▶ WHAT YOU ARE ASKED TO DO: What you give back should match the entries below character for character.

[Entries taken from a collection]
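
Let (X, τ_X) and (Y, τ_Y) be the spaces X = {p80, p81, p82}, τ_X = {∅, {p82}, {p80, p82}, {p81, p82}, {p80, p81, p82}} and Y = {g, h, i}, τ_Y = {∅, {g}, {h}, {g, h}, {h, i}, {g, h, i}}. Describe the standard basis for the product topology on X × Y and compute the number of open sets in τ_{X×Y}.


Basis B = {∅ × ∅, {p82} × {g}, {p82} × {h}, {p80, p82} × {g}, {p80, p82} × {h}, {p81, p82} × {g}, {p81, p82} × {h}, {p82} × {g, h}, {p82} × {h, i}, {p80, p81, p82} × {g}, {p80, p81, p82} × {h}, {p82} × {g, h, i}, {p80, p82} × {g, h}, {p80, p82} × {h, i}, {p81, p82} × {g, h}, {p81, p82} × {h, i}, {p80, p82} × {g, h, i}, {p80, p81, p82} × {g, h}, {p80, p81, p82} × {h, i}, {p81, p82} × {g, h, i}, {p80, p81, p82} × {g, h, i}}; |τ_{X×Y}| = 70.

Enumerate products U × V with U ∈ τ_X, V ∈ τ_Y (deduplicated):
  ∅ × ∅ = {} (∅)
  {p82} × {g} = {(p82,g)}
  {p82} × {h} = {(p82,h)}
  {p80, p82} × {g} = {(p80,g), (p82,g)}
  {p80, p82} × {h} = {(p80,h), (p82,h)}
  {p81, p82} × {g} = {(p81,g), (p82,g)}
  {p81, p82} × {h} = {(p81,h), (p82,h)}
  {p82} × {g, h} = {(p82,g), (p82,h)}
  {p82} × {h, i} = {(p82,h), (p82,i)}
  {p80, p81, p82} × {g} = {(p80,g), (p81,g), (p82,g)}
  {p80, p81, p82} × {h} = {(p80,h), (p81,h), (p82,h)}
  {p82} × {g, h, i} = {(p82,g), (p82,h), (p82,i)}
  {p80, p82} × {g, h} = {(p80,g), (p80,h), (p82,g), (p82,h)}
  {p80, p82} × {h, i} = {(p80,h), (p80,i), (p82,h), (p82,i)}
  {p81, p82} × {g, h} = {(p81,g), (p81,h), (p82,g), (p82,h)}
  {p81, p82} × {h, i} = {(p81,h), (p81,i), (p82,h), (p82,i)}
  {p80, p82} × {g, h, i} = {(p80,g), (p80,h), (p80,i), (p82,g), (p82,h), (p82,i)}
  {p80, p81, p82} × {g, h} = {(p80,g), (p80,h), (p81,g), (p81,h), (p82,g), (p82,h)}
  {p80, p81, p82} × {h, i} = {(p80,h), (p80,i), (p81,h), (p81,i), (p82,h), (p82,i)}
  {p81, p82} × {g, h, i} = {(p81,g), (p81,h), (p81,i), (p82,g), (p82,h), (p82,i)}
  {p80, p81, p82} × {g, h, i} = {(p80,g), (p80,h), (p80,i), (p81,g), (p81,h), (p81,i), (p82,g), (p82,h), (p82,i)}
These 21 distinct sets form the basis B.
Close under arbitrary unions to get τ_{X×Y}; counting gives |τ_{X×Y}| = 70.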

▶ WORKED SOLUTION:
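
Let (X, τ_X) and (Y, τ_Y) be the spaces X = {p80, p81, p82}, τ_X = {∅, {p82}, {p80, p82}, {p81, p82}, {p80, p81, p82}} and Y = {g, h, i}, τ_Y = {∅, {g}, {h}, {g, h}, {h, i}, {g, h, i}}. Describe the standard basis for the product topology on X × Y and compute the number of open sets in τ_{X×Y}.


Basis B = {∅ × ∅, {p82} × {g}, {p82} × {h}, {p80, p82} × {g}, {p80, p82} × {h}, {p81, p82} × {g}, {p81, p82} × {h}, {p82} × {g, h}, {p82} × {h, i}, {p80, p81, p82} × {g}, {p80, p81, p82} × {h}, {p82} × {g, h, i}, {p80, p82} × {g, h}, {p80, p82} × {h, i}, {p81, p82} × {g, h}, {p81, p82} × {h, i}, {p80, p82} × {g, h, i}, {p80, p81, p82} × {g, h}, {p80, p81, p82} × {h, i}, {p81, p82} × {g, h, i}, {p80, p81, p82} × {g, h, i}}; |τ_{X×Y}| = 70.

Enumerate products U × V with U ∈ τ_X, V ∈ τ_Y (deduplicated):
  ∅ × ∅ = {} (∅)
  {p82} × {g} = {(p82,g)}
  {p82} × {h} = {(p82,h)}
  {p80, p82} × {g} = {(p80,g), (p82,g)}
  {p80, p82} × {h} = {(p80,h), (p82,h)}
  {p81, p82} × {g} = {(p81,g), (p82,g)}
  {p81, p82} × {h} = {(p81,h), (p82,h)}
  {p82} × {g, h} = {(p82,g), (p82,h)}
  {p82} × {h, i} = {(p82,h), (p82,i)}
  {p80, p81, p82} × {g} = {(p80,g), (p81,g), (p82,g)}
  {p80, p81, p82} × {h} = {(p80,h), (p81,h), (p82,h)}
  {p82} × {g, h, i} = {(p82,g), (p82,h), (p82,i)}
  {p80, p82} × {g, h} = {(p80,g), (p80,h), (p82,g), (p82,h)}
  {p80, p82} × {h, i} = {(p80,h), (p80,i), (p82,h), (p82,i)}
  {p81, p82} × {g, h} = {(p81,g), (p81,h), (p82,g), (p82,h)}
  {p81, p82} × {h, i} = {(p81,h), (p81,i), (p82,h), (p82,i)}
  {p80, p82} × {g, h, i} = {(p80,g), (p80,h), (p80,i), (p82,g), (p82,h), (p82,i)}
  {p80, p81, p82} × {g, h} = {(p80,g), (p80,h), (p81,g), (p81,h), (p82,g), (p82,h)}
  {p80, p81, p82} × {h, i} = {(p80,h), (p80,i), (p81,h), (p81,i), (p82,h), (p82,i)}
  {p81, p82} × {g, h, i} = {(p81,g), (p81,h), (p81,i), (p82,g), (p82,h), (p82,i)}
  {p80, p81, p82} × {g, h, i} = {(p80,g), (p80,h), (p80,i), (p81,g), (p81,h), (p81,i), (p82,g), (p82,h), (p82,i)}
These 21 distinct sets form the basis B.
Close under arbitrary unions to get τ_{X×Y}; counting gives |τ_{X×Y}| = 70.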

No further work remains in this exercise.